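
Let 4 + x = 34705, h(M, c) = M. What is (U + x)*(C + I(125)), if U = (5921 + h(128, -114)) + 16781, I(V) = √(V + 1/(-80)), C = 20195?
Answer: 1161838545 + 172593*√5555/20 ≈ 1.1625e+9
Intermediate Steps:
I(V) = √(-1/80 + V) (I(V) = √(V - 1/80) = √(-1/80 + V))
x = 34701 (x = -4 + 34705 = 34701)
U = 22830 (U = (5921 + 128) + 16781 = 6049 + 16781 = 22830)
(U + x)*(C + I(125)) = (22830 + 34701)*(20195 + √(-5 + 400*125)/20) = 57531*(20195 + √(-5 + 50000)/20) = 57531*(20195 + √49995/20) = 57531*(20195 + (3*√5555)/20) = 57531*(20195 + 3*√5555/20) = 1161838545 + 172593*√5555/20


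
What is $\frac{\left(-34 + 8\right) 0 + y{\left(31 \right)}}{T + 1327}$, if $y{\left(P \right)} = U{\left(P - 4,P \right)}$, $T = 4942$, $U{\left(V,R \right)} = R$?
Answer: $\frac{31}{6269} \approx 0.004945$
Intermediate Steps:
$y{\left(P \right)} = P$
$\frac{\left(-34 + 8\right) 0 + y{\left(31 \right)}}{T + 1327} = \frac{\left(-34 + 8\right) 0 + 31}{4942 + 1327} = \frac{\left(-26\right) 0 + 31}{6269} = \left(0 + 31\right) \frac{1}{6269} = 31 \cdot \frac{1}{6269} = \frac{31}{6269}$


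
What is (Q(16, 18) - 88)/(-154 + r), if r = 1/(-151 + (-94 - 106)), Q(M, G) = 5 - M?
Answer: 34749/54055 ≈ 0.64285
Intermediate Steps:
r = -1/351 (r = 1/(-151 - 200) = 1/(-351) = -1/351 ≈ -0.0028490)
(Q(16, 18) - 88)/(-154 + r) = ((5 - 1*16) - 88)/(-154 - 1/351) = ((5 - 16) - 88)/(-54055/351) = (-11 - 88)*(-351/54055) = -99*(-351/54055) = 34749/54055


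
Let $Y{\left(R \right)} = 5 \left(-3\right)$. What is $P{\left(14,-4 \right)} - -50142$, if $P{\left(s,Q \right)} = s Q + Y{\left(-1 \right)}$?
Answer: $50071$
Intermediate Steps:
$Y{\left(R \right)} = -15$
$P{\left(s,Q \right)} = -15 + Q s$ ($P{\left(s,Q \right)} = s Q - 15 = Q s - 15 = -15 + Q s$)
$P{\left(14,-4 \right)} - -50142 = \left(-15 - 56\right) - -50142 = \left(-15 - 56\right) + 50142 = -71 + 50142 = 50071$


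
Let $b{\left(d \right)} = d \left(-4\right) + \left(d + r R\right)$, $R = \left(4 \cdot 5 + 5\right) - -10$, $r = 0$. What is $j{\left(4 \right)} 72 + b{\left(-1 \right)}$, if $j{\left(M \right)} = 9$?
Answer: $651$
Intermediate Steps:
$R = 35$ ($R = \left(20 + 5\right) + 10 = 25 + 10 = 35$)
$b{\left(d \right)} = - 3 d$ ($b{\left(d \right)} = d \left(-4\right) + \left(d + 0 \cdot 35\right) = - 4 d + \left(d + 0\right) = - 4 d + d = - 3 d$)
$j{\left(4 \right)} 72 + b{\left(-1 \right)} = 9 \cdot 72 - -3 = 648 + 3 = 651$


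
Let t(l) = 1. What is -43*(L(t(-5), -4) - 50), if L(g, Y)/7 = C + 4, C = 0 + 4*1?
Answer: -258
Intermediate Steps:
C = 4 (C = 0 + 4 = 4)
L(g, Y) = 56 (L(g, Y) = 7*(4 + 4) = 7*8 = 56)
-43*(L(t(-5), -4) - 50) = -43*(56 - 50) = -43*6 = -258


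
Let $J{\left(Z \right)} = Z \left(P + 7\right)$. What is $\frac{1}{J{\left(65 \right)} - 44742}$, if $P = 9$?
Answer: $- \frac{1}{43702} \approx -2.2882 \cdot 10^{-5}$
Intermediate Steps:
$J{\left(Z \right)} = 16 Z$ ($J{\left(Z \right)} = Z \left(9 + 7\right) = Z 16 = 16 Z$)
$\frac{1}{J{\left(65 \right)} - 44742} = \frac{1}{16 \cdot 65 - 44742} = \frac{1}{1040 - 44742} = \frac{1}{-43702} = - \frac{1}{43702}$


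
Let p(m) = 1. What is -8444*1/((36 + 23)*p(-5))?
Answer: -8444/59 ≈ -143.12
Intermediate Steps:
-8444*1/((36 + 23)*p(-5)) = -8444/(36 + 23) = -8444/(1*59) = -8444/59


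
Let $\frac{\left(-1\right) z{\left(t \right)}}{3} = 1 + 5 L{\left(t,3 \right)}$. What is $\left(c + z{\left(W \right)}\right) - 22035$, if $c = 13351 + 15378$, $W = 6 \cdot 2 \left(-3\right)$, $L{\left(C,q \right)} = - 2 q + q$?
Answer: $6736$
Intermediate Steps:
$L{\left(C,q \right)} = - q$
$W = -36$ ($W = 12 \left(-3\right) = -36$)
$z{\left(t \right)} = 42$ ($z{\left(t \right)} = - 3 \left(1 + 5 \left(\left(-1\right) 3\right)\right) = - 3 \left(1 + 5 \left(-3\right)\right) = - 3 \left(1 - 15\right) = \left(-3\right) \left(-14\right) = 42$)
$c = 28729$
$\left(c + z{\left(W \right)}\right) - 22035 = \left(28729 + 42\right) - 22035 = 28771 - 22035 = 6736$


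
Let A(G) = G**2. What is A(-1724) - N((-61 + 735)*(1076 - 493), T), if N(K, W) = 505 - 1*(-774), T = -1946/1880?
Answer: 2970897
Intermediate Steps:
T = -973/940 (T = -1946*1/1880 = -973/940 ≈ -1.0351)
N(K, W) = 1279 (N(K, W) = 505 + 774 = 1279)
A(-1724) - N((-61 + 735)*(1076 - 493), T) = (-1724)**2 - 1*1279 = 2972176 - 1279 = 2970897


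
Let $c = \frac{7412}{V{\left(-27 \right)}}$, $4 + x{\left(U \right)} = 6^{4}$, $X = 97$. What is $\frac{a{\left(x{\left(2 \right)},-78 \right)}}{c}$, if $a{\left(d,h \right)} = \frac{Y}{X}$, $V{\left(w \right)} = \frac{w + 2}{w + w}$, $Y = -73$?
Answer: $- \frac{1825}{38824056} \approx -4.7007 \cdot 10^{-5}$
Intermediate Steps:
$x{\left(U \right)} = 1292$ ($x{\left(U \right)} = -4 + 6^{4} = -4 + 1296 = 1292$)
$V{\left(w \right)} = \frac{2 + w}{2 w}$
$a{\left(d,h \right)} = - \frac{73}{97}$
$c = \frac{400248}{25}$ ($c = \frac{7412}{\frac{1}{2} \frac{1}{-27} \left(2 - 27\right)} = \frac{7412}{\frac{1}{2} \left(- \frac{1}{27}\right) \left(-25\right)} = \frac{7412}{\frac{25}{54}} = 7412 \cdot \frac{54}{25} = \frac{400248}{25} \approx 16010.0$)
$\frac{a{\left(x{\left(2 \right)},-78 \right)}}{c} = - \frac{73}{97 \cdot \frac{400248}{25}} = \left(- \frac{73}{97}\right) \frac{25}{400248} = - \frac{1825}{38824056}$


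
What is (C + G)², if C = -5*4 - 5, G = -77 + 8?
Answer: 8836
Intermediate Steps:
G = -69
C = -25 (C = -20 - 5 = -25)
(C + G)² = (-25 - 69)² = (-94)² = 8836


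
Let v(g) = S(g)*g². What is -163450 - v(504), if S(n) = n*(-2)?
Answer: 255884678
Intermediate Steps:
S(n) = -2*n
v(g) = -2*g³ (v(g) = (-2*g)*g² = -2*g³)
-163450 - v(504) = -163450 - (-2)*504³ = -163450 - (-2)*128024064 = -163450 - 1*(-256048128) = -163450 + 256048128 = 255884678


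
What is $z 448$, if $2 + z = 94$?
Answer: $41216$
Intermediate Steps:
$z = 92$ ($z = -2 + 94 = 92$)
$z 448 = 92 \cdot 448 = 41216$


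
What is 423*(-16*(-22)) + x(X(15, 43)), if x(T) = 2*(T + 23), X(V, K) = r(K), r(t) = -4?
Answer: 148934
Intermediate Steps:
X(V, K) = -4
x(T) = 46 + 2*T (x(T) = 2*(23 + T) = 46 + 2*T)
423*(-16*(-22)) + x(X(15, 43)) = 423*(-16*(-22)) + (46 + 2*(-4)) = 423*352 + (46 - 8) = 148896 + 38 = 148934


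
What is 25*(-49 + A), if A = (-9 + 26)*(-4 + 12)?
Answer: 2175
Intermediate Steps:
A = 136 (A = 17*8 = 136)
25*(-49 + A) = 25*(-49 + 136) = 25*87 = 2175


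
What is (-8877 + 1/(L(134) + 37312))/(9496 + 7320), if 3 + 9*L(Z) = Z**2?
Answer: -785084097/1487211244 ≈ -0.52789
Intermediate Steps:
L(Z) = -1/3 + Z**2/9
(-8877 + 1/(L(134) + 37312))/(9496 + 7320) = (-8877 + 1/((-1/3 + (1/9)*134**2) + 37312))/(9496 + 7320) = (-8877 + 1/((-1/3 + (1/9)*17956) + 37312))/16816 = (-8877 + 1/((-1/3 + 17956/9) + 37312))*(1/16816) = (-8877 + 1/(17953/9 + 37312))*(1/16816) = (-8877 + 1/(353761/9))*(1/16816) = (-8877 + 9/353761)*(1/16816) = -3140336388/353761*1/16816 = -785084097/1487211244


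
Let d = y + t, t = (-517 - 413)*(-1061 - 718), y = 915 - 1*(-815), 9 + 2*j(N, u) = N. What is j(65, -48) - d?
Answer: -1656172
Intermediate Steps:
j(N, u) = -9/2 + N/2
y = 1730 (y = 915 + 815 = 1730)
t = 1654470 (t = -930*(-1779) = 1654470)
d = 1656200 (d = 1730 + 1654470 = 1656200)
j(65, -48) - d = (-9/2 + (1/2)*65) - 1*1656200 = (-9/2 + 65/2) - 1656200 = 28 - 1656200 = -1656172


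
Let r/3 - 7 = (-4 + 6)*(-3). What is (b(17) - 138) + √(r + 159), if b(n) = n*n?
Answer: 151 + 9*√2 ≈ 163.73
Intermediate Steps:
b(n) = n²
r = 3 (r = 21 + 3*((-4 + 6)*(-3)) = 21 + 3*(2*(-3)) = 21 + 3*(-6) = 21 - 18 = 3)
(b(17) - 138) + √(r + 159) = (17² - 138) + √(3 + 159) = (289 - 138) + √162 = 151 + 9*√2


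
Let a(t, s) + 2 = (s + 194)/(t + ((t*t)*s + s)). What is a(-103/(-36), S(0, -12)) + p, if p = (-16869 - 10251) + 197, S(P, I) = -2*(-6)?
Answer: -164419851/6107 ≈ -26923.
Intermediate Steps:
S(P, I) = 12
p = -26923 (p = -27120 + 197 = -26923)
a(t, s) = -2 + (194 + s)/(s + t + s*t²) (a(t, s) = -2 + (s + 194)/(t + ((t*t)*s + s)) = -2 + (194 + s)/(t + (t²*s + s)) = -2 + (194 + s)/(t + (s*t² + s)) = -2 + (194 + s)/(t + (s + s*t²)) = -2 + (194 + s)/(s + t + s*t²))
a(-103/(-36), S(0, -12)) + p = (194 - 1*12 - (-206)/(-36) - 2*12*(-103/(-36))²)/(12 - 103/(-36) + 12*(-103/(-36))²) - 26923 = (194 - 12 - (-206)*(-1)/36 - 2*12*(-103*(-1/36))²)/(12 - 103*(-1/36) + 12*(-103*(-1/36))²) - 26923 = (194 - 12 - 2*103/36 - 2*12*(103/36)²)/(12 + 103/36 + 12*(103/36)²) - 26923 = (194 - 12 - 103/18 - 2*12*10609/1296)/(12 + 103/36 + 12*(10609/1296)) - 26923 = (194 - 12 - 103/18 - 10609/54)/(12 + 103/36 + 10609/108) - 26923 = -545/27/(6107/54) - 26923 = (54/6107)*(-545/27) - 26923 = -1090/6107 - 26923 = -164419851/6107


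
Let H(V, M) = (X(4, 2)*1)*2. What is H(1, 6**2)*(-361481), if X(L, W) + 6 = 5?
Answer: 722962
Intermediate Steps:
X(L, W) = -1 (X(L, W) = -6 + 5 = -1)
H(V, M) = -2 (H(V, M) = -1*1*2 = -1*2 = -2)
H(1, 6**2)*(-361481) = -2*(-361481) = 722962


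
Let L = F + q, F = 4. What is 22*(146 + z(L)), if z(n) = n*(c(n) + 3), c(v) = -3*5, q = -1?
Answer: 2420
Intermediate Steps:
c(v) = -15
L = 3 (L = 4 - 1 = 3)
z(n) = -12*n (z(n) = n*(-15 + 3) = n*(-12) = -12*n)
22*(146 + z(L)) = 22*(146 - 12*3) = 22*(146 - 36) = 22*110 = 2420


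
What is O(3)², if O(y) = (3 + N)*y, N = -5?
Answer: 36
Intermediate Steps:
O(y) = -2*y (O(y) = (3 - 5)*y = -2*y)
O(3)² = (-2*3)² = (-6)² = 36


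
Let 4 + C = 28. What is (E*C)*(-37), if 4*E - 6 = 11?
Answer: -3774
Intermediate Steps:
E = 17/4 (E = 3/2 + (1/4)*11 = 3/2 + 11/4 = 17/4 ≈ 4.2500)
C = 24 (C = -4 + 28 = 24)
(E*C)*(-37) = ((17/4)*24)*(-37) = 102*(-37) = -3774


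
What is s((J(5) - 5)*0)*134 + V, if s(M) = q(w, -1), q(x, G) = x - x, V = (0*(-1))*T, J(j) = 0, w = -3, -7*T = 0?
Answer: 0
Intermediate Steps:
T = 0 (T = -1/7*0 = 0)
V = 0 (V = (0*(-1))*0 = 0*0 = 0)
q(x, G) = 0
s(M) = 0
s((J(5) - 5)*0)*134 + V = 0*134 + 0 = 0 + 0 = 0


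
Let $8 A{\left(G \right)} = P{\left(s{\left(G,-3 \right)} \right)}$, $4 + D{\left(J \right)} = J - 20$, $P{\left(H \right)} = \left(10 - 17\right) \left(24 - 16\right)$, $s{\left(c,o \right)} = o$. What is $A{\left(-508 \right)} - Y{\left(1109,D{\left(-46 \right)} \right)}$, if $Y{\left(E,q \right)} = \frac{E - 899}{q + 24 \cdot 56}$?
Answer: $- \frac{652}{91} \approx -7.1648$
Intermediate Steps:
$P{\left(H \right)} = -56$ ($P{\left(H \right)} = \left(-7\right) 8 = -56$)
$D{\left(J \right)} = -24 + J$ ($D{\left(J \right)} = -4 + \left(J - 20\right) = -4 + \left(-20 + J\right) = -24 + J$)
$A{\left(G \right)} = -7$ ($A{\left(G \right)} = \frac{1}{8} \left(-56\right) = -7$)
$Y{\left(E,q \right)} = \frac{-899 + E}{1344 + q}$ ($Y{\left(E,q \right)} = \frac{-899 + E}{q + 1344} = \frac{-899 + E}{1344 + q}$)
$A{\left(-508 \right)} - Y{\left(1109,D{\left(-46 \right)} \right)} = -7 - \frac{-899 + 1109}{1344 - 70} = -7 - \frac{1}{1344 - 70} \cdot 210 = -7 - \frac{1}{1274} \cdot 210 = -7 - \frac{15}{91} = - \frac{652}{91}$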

What you have to do: Beginning with the line above that contains "Let v(g) = S(g)*g².", copy each line exactly up to and including the line that contains "Answer: $41216$", and go no further.

Expected answer:
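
Let v(g) = S(g)*g². What is -163450 - v(504), if S(n) = n*(-2)?
Answer: 255884678
Intermediate Steps:
S(n) = -2*n
v(g) = -2*g³ (v(g) = (-2*g)*g² = -2*g³)
-163450 - v(504) = -163450 - (-2)*504³ = -163450 - (-2)*128024064 = -163450 - 1*(-256048128) = -163450 + 256048128 = 255884678


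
What is $z 448$, if $2 + z = 94$?
Answer: $41216$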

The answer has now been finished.